:: Work task ::
In full and unchanged, output the entries that follow.

:: Data shown ::

+ + +

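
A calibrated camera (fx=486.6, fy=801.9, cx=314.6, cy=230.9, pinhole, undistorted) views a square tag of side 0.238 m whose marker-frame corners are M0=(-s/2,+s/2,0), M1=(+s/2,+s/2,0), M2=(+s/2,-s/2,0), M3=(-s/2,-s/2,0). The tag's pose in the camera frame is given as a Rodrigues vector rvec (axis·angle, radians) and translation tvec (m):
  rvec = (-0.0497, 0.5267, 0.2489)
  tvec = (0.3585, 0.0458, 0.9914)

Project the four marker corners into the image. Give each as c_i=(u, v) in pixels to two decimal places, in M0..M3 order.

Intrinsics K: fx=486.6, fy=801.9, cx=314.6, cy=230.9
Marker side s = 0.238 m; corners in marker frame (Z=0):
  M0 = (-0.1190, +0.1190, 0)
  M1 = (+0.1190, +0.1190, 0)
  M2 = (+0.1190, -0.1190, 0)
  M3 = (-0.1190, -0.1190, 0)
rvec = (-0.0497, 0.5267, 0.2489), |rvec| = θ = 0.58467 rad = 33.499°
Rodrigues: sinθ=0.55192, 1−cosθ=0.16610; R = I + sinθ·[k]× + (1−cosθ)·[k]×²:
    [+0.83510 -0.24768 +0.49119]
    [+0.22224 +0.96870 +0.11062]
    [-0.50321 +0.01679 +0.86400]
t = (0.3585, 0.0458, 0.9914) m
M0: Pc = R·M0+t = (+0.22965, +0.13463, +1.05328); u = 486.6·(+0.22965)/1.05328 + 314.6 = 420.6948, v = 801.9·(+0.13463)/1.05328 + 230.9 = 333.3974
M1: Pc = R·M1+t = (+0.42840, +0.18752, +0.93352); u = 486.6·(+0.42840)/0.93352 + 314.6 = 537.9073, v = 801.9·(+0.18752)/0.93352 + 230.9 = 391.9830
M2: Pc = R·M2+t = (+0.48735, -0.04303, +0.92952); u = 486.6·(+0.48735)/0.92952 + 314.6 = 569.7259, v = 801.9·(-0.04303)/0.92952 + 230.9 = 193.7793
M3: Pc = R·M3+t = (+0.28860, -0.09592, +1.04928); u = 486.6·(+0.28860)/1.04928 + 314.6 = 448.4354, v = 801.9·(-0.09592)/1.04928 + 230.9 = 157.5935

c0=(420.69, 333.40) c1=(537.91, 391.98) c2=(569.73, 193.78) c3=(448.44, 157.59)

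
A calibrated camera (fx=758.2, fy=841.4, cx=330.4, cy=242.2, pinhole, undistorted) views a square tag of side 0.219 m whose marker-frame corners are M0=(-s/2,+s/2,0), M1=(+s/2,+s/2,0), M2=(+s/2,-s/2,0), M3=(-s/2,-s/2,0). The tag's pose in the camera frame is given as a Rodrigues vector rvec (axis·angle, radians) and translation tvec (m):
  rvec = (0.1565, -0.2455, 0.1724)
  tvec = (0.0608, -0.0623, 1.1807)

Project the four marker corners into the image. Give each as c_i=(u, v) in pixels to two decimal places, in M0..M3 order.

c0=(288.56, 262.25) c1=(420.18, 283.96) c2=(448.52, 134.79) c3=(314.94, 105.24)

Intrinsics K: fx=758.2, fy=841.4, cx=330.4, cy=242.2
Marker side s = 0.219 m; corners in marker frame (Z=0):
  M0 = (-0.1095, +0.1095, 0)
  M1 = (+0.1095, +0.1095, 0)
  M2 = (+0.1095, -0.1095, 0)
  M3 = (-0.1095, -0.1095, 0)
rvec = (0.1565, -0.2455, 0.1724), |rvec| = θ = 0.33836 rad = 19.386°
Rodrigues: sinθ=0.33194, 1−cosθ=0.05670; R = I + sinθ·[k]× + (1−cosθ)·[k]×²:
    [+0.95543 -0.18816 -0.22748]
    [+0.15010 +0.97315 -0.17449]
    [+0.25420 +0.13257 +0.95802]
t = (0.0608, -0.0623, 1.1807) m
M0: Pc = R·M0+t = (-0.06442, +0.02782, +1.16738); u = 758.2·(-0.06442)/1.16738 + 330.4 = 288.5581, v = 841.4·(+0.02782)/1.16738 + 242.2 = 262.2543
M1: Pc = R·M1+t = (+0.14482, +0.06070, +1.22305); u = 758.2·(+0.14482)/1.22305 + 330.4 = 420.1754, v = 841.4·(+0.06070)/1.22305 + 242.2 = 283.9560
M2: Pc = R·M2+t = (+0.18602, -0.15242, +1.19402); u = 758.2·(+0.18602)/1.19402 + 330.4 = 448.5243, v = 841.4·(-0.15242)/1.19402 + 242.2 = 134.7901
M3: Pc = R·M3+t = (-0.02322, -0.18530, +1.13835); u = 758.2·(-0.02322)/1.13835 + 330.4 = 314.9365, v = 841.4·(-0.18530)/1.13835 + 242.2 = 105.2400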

+ + +

:: Answer to the exercise ::
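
A calibrated camera (fx=486.6, fy=801.9, cx=314.6, cy=230.9, pinhole, undistorted) views a square tag of side 0.238 m whose marker-frame corners are M0=(-s/2,+s/2,0), M1=(+s/2,+s/2,0), M2=(+s/2,-s/2,0), M3=(-s/2,-s/2,0). The tag's pose in the camera frame is given as a Rodrigues vector rvec (axis·angle, radians) and translation tvec (m):
  rvec = (-0.0497, 0.5267, 0.2489)
  tvec = (0.3585, 0.0458, 0.9914)

Project the four marker corners into the image. Give each as c_i=(u, v) in pixels to two decimal places, in M0..M3 order.

Intrinsics K: fx=486.6, fy=801.9, cx=314.6, cy=230.9
Marker side s = 0.238 m; corners in marker frame (Z=0):
  M0 = (-0.1190, +0.1190, 0)
  M1 = (+0.1190, +0.1190, 0)
  M2 = (+0.1190, -0.1190, 0)
  M3 = (-0.1190, -0.1190, 0)
rvec = (-0.0497, 0.5267, 0.2489), |rvec| = θ = 0.58467 rad = 33.499°
Rodrigues: sinθ=0.55192, 1−cosθ=0.16610; R = I + sinθ·[k]× + (1−cosθ)·[k]×²:
    [+0.83510 -0.24768 +0.49119]
    [+0.22224 +0.96870 +0.11062]
    [-0.50321 +0.01679 +0.86400]
t = (0.3585, 0.0458, 0.9914) m
M0: Pc = R·M0+t = (+0.22965, +0.13463, +1.05328); u = 486.6·(+0.22965)/1.05328 + 314.6 = 420.6948, v = 801.9·(+0.13463)/1.05328 + 230.9 = 333.3974
M1: Pc = R·M1+t = (+0.42840, +0.18752, +0.93352); u = 486.6·(+0.42840)/0.93352 + 314.6 = 537.9073, v = 801.9·(+0.18752)/0.93352 + 230.9 = 391.9830
M2: Pc = R·M2+t = (+0.48735, -0.04303, +0.92952); u = 486.6·(+0.48735)/0.92952 + 314.6 = 569.7259, v = 801.9·(-0.04303)/0.92952 + 230.9 = 193.7793
M3: Pc = R·M3+t = (+0.28860, -0.09592, +1.04928); u = 486.6·(+0.28860)/1.04928 + 314.6 = 448.4354, v = 801.9·(-0.09592)/1.04928 + 230.9 = 157.5935

c0=(420.69, 333.40) c1=(537.91, 391.98) c2=(569.73, 193.78) c3=(448.44, 157.59)

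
A calibrated camera (fx=758.2, fy=841.4, cx=330.4, cy=242.2, pinhole, undistorted) views a square tag of side 0.219 m whose marker-frame corners are M0=(-s/2,+s/2,0), M1=(+s/2,+s/2,0), M2=(+s/2,-s/2,0), M3=(-s/2,-s/2,0). The tag's pose in the camera frame is given as a Rodrigues vector rvec (axis·angle, radians) and translation tvec (m):
  rvec = (0.1565, -0.2455, 0.1724)
  tvec = (0.0608, -0.0623, 1.1807)

Project the four marker corners into the image. Give each as c_i=(u, v) in pixels to two decimal places, in M0..M3 order.

c0=(288.56, 262.25) c1=(420.18, 283.96) c2=(448.52, 134.79) c3=(314.94, 105.24)

Intrinsics K: fx=758.2, fy=841.4, cx=330.4, cy=242.2
Marker side s = 0.219 m; corners in marker frame (Z=0):
  M0 = (-0.1095, +0.1095, 0)
  M1 = (+0.1095, +0.1095, 0)
  M2 = (+0.1095, -0.1095, 0)
  M3 = (-0.1095, -0.1095, 0)
rvec = (0.1565, -0.2455, 0.1724), |rvec| = θ = 0.33836 rad = 19.386°
Rodrigues: sinθ=0.33194, 1−cosθ=0.05670; R = I + sinθ·[k]× + (1−cosθ)·[k]×²:
    [+0.95543 -0.18816 -0.22748]
    [+0.15010 +0.97315 -0.17449]
    [+0.25420 +0.13257 +0.95802]
t = (0.0608, -0.0623, 1.1807) m
M0: Pc = R·M0+t = (-0.06442, +0.02782, +1.16738); u = 758.2·(-0.06442)/1.16738 + 330.4 = 288.5581, v = 841.4·(+0.02782)/1.16738 + 242.2 = 262.2543
M1: Pc = R·M1+t = (+0.14482, +0.06070, +1.22305); u = 758.2·(+0.14482)/1.22305 + 330.4 = 420.1754, v = 841.4·(+0.06070)/1.22305 + 242.2 = 283.9560
M2: Pc = R·M2+t = (+0.18602, -0.15242, +1.19402); u = 758.2·(+0.18602)/1.19402 + 330.4 = 448.5243, v = 841.4·(-0.15242)/1.19402 + 242.2 = 134.7901
M3: Pc = R·M3+t = (-0.02322, -0.18530, +1.13835); u = 758.2·(-0.02322)/1.13835 + 330.4 = 314.9365, v = 841.4·(-0.18530)/1.13835 + 242.2 = 105.2400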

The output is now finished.